● **Exercise**
A verbatim copy of every entry is required. Produce it now.

Stored items:

- - -

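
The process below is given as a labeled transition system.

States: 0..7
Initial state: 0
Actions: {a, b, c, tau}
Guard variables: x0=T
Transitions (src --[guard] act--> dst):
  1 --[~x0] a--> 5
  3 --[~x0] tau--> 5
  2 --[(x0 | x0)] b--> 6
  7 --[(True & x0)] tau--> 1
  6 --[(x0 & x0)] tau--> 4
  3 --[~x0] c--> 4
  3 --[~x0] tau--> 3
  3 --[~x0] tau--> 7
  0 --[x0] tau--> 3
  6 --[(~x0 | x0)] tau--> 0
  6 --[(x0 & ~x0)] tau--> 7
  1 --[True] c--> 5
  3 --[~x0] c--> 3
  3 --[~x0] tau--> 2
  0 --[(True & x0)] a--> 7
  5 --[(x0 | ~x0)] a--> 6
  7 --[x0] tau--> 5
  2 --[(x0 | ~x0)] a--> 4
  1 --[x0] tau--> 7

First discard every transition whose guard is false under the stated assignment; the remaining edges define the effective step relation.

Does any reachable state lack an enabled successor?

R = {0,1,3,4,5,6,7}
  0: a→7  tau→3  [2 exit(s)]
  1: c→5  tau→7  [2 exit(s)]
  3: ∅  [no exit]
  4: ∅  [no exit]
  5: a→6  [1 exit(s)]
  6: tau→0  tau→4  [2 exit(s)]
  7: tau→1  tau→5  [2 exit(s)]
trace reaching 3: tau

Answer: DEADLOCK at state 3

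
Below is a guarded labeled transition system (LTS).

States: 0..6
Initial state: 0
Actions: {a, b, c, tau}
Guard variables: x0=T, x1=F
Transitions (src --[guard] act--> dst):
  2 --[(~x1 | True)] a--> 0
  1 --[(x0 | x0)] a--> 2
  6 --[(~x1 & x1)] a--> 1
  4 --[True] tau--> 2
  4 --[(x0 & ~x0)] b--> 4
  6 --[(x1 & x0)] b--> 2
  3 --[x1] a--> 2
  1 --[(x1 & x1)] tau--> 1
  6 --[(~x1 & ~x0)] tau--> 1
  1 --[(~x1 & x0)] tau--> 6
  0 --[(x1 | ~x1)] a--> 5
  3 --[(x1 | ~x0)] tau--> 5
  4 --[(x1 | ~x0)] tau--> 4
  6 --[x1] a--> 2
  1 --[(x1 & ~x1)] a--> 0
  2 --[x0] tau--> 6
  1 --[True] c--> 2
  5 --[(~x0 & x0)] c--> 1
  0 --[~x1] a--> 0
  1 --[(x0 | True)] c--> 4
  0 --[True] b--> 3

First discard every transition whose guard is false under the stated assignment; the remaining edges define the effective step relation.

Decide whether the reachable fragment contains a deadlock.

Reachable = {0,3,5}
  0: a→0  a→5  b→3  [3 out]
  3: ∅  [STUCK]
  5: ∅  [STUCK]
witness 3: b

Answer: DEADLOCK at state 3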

- - -

● **Final answer**
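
The process below is given as a labeled transition system.

States: 0..7
Initial state: 0
Actions: {a, b, c, tau}
Guard variables: x0=T
Transitions (src --[guard] act--> dst):
  1 --[~x0] a--> 5
  3 --[~x0] tau--> 5
  2 --[(x0 | x0)] b--> 6
  7 --[(True & x0)] tau--> 1
  6 --[(x0 & x0)] tau--> 4
  3 --[~x0] c--> 4
  3 --[~x0] tau--> 3
  3 --[~x0] tau--> 7
  0 --[x0] tau--> 3
  6 --[(~x0 | x0)] tau--> 0
  6 --[(x0 & ~x0)] tau--> 7
  1 --[True] c--> 5
  3 --[~x0] c--> 3
  3 --[~x0] tau--> 2
  0 --[(True & x0)] a--> 7
  5 --[(x0 | ~x0)] a--> 6
  7 --[x0] tau--> 5
  2 --[(x0 | ~x0)] a--> 4
  1 --[x0] tau--> 7

First discard every transition whose guard is false under the stated assignment; the remaining edges define the effective step relation.

Does any reachable state lack an enabled successor?

R = {0,1,3,4,5,6,7}
  0: a→7  tau→3  [2 exit(s)]
  1: c→5  tau→7  [2 exit(s)]
  3: ∅  [no exit]
  4: ∅  [no exit]
  5: a→6  [1 exit(s)]
  6: tau→0  tau→4  [2 exit(s)]
  7: tau→1  tau→5  [2 exit(s)]
trace reaching 3: tau

Answer: DEADLOCK at state 3

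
Below is a guarded labeled transition system (LTS).

States: 0..6
Initial state: 0
Actions: {a, b, c, tau}
Guard variables: x0=T, x1=F
Transitions (src --[guard] act--> dst):
  2 --[(~x1 | True)] a--> 0
  1 --[(x0 | x0)] a--> 2
  6 --[(~x1 & x1)] a--> 1
  4 --[True] tau--> 2
  4 --[(x0 & ~x0)] b--> 4
  6 --[(x1 & x0)] b--> 2
  3 --[x1] a--> 2
  1 --[(x1 & x1)] tau--> 1
  6 --[(~x1 & ~x0)] tau--> 1
  1 --[(~x1 & x0)] tau--> 6
  0 --[(x1 | ~x1)] a--> 5
  3 --[(x1 | ~x0)] tau--> 5
  4 --[(x1 | ~x0)] tau--> 4
  6 --[x1] a--> 2
  1 --[(x1 & ~x1)] a--> 0
  2 --[x0] tau--> 6
  1 --[True] c--> 2
  5 --[(~x0 & x0)] c--> 1
  0 --[~x1] a--> 0
  1 --[(x0 | True)] c--> 4
  0 --[True] b--> 3

First discard every transition whose guard is false under the stated assignment; the remaining edges define the effective step relation.

Decide whether the reachable fragment contains a deadlock.

Reachable = {0,3,5}
  0: a→0  a→5  b→3  [3 out]
  3: ∅  [STUCK]
  5: ∅  [STUCK]
witness 3: b

Answer: DEADLOCK at state 3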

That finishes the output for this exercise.